• Work order
Line by line, set down the records exactly as they appear below.

• Data supplied
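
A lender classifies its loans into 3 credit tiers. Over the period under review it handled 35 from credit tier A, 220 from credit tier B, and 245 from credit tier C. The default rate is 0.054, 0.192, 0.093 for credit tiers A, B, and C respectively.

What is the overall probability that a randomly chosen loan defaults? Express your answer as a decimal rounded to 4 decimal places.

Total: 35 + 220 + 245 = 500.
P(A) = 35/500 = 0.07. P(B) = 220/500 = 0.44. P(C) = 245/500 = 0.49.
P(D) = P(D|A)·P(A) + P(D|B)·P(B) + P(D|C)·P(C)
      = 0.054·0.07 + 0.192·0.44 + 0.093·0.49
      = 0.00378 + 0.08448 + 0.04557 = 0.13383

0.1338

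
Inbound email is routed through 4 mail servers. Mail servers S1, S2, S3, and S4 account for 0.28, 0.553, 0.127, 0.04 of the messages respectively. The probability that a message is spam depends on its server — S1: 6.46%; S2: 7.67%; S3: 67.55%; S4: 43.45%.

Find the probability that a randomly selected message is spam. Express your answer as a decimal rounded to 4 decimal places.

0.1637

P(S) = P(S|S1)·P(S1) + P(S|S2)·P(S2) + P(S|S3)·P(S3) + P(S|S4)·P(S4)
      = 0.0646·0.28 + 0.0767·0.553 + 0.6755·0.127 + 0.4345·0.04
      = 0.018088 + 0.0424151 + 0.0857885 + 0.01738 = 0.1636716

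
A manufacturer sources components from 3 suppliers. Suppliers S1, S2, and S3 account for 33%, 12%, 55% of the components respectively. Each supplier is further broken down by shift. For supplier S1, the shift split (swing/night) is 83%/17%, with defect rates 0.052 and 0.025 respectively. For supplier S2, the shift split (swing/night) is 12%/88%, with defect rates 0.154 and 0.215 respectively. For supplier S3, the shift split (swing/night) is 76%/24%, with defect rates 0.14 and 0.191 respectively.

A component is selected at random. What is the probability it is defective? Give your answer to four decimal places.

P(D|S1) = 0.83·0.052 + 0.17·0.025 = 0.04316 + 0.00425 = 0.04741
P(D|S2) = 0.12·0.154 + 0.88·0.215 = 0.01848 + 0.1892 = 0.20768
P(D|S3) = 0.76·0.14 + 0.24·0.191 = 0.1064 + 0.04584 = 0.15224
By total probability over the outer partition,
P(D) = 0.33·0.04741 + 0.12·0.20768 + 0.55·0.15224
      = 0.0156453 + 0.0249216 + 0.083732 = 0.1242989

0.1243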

• Answer to this problem
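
A lender classifies its loans into 3 credit tiers. Over the period under review it handled 35 from credit tier A, 220 from credit tier B, and 245 from credit tier C. The default rate is 0.054, 0.192, 0.093 for credit tiers A, B, and C respectively.

What is the overall probability that a randomly chosen loan defaults? Express your answer as a decimal rounded to 4 decimal places.

Total: 35 + 220 + 245 = 500.
P(A) = 35/500 = 0.07. P(B) = 220/500 = 0.44. P(C) = 245/500 = 0.49.
P(D) = P(D|A)·P(A) + P(D|B)·P(B) + P(D|C)·P(C)
      = 0.054·0.07 + 0.192·0.44 + 0.093·0.49
      = 0.00378 + 0.08448 + 0.04557 = 0.13383

0.1338

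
Inbound email is routed through 4 mail servers. Mail servers S1, S2, S3, and S4 account for 0.28, 0.553, 0.127, 0.04 of the messages respectively. The probability that a message is spam depends on its server — S1: 6.46%; S2: 7.67%; S3: 67.55%; S4: 43.45%.

Find the probability that a randomly selected message is spam. Express your answer as a decimal rounded to 4 decimal places.

0.1637

P(S) = P(S|S1)·P(S1) + P(S|S2)·P(S2) + P(S|S3)·P(S3) + P(S|S4)·P(S4)
      = 0.0646·0.28 + 0.0767·0.553 + 0.6755·0.127 + 0.4345·0.04
      = 0.018088 + 0.0424151 + 0.0857885 + 0.01738 = 0.1636716

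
A manufacturer sources components from 3 suppliers. Suppliers S1, S2, and S3 account for 33%, 12%, 55% of the components respectively. Each supplier is further broken down by shift. For supplier S1, the shift split (swing/night) is 83%/17%, with defect rates 0.052 and 0.025 respectively. For supplier S2, the shift split (swing/night) is 12%/88%, with defect rates 0.154 and 0.215 respectively. For supplier S3, the shift split (swing/night) is 76%/24%, with defect rates 0.14 and 0.191 respectively.

A component is selected at random. What is the probability it is defective? Give your answer to four decimal places.

P(D|S1) = 0.83·0.052 + 0.17·0.025 = 0.04316 + 0.00425 = 0.04741
P(D|S2) = 0.12·0.154 + 0.88·0.215 = 0.01848 + 0.1892 = 0.20768
P(D|S3) = 0.76·0.14 + 0.24·0.191 = 0.1064 + 0.04584 = 0.15224
By total probability over the outer partition,
P(D) = 0.33·0.04741 + 0.12·0.20768 + 0.55·0.15224
      = 0.0156453 + 0.0249216 + 0.083732 = 0.1242989

0.1243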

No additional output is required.